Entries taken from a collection
※

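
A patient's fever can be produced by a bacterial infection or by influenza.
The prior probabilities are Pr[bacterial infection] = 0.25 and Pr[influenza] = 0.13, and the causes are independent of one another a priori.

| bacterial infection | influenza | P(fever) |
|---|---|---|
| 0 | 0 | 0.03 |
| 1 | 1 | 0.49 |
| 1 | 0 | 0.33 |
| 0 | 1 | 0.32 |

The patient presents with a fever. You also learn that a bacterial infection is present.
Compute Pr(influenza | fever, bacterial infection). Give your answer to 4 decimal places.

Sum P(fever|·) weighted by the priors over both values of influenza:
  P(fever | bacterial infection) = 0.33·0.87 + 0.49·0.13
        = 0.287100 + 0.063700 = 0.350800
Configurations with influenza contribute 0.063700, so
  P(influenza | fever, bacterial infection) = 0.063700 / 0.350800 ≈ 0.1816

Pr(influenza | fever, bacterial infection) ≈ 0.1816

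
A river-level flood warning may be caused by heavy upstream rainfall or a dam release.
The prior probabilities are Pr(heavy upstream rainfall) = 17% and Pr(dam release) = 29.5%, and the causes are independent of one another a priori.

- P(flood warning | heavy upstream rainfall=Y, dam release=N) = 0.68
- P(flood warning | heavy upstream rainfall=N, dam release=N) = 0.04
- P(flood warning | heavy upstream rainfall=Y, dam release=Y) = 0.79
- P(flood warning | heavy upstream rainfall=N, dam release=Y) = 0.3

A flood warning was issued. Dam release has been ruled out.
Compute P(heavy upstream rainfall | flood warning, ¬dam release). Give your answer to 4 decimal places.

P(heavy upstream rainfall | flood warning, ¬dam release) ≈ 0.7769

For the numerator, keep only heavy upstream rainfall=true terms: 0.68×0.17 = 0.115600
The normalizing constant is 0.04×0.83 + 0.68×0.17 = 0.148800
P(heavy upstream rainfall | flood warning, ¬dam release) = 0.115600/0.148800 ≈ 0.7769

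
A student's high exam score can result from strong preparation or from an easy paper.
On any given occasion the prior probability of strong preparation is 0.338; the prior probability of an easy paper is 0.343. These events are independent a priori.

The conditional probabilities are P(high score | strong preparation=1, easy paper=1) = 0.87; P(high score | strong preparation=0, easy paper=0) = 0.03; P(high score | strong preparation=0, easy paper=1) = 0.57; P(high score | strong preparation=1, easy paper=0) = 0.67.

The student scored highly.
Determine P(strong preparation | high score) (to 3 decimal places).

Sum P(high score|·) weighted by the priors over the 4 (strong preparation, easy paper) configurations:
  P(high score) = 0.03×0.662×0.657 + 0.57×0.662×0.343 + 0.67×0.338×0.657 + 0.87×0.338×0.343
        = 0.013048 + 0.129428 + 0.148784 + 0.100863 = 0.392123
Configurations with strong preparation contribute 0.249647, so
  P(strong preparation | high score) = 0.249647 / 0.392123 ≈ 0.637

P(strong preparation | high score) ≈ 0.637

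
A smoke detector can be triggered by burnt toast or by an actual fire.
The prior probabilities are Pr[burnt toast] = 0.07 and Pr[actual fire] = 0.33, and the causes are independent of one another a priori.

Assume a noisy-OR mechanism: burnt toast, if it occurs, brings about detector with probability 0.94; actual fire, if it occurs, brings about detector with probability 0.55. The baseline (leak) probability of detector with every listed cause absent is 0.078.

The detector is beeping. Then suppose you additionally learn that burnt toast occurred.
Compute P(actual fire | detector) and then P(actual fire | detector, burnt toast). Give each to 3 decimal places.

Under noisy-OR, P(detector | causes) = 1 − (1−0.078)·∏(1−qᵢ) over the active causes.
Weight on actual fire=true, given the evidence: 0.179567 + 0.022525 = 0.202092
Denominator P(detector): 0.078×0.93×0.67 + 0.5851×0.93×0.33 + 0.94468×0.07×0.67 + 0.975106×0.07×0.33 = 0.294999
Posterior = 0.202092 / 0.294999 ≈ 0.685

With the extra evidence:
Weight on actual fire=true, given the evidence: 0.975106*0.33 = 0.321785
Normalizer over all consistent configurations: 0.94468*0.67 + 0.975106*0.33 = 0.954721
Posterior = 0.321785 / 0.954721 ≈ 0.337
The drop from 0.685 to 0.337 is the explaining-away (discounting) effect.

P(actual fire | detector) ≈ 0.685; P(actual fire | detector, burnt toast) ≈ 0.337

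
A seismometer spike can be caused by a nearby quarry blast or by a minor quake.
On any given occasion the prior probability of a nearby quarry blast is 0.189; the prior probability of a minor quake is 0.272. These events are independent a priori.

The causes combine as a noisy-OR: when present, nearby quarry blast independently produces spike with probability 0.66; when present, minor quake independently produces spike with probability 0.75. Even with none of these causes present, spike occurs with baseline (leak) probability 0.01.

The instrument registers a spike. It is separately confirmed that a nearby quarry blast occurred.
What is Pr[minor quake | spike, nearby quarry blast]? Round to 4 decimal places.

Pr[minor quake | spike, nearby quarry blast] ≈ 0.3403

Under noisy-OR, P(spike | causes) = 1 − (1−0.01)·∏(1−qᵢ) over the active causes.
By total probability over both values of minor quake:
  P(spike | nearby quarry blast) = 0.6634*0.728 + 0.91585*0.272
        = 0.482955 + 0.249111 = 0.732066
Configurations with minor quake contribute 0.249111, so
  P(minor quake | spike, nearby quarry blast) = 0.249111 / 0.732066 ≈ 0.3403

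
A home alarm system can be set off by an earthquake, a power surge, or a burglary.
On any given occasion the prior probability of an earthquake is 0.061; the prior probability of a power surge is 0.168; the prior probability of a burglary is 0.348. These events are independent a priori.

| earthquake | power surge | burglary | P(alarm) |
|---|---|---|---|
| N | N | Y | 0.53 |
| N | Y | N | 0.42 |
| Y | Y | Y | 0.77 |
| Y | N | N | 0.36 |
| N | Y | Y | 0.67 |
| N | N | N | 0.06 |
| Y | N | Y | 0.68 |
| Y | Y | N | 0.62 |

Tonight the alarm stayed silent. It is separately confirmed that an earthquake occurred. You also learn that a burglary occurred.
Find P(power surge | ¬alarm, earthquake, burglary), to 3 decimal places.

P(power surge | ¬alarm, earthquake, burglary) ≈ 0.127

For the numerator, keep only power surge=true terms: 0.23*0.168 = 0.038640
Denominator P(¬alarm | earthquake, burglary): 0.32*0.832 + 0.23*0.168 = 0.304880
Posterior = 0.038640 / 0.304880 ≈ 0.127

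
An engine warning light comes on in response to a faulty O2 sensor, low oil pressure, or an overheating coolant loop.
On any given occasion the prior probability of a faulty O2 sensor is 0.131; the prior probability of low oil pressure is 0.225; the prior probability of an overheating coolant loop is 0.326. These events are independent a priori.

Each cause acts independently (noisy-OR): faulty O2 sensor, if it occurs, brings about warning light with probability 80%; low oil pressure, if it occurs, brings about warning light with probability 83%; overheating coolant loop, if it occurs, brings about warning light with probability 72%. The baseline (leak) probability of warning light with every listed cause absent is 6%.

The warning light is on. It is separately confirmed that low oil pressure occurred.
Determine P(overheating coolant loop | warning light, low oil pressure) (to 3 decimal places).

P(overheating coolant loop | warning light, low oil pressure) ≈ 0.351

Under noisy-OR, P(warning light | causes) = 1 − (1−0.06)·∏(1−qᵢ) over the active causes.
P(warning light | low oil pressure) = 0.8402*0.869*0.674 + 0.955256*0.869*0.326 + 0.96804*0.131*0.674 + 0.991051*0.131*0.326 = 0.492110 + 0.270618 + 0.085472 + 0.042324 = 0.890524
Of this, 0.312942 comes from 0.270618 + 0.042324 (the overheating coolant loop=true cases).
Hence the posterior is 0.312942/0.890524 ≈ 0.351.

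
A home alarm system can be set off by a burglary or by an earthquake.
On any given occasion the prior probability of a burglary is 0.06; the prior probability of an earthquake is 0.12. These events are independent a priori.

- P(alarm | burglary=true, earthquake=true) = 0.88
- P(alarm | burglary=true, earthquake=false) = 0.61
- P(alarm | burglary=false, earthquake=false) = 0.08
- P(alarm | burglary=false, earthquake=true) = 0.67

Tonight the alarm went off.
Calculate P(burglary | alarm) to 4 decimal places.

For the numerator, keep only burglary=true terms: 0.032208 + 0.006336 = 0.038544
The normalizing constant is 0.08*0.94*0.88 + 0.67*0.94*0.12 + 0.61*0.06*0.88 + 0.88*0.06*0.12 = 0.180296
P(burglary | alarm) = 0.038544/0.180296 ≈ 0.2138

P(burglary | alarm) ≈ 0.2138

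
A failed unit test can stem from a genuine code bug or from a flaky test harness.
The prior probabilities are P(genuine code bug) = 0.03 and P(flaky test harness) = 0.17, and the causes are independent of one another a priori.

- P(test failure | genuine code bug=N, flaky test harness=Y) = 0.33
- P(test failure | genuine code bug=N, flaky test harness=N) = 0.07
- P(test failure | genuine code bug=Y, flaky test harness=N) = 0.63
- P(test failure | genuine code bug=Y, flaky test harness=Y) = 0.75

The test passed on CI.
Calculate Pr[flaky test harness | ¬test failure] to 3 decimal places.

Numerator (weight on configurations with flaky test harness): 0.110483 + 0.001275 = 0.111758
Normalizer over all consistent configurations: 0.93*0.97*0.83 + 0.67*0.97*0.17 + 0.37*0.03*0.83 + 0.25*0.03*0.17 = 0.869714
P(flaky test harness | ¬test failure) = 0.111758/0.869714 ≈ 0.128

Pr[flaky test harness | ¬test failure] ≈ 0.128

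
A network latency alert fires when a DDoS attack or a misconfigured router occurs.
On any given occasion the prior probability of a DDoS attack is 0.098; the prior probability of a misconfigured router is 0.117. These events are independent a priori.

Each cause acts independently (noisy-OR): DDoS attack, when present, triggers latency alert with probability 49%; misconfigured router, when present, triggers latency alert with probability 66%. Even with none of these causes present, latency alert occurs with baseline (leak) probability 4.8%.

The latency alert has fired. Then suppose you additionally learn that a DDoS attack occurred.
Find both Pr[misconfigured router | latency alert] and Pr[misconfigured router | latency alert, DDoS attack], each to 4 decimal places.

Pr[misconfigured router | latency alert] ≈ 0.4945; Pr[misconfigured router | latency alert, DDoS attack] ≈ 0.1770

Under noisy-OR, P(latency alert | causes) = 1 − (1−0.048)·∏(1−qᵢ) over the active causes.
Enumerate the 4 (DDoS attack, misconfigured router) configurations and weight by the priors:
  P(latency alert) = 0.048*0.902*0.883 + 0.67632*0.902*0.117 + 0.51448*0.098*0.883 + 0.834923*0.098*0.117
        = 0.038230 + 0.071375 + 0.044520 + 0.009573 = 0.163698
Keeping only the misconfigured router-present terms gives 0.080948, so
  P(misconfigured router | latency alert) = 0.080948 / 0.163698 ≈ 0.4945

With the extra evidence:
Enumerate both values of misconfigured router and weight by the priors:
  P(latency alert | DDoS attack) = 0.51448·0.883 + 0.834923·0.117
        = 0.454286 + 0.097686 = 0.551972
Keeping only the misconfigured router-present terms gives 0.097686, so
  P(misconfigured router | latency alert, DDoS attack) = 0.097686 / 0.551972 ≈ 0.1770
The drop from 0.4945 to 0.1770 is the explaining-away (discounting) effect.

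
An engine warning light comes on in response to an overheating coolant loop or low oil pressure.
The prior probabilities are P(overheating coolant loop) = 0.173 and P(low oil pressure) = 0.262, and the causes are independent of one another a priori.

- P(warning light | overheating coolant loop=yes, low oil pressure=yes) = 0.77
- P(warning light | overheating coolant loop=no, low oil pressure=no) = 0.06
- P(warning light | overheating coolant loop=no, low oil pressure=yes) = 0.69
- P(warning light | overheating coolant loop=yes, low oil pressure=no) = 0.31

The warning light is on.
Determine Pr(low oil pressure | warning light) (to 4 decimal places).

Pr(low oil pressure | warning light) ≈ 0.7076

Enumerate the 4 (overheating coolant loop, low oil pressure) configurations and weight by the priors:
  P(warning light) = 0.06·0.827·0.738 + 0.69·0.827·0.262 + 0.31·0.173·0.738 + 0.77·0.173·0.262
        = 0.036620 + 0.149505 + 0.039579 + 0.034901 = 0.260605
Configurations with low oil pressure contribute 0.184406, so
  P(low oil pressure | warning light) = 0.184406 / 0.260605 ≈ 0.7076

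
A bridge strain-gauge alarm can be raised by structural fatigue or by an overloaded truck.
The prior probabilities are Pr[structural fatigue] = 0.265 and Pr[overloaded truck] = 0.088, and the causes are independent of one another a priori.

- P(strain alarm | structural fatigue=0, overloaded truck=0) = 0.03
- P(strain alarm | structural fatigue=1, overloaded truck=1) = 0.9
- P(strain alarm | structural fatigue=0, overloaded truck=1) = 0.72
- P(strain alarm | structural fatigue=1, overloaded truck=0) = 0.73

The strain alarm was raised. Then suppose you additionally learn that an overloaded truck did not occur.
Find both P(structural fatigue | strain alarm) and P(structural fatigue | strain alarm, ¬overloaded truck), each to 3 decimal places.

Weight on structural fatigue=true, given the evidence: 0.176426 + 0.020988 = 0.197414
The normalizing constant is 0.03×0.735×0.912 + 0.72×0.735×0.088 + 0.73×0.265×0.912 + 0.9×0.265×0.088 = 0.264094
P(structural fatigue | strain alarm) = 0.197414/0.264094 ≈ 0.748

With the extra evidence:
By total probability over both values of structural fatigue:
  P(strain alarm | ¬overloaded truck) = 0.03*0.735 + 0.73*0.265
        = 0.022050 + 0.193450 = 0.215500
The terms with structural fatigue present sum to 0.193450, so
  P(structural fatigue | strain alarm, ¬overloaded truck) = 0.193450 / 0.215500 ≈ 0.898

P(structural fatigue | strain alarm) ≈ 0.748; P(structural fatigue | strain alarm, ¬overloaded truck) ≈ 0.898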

※

▶ [TASK DESCRIPTION]: Please reproduce, exactly as they appear above, the lines from the line containing "Compute P(heavy upstream" up to and including the line containing "On any given occasion the prior probability of strong".

▶ [SOLVED EXERCISE]:
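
Compute P(heavy upstream rainfall | flood warning, ¬dam release). Give your answer to 4 decimal places.

P(heavy upstream rainfall | flood warning, ¬dam release) ≈ 0.7769

For the numerator, keep only heavy upstream rainfall=true terms: 0.68×0.17 = 0.115600
The normalizing constant is 0.04×0.83 + 0.68×0.17 = 0.148800
P(heavy upstream rainfall | flood warning, ¬dam release) = 0.115600/0.148800 ≈ 0.7769

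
A student's high exam score can result from strong preparation or from an easy paper.
On any given occasion the prior probability of strong preparation is 0.338; the prior probability of an easy paper is 0.343. These events are independent a priori.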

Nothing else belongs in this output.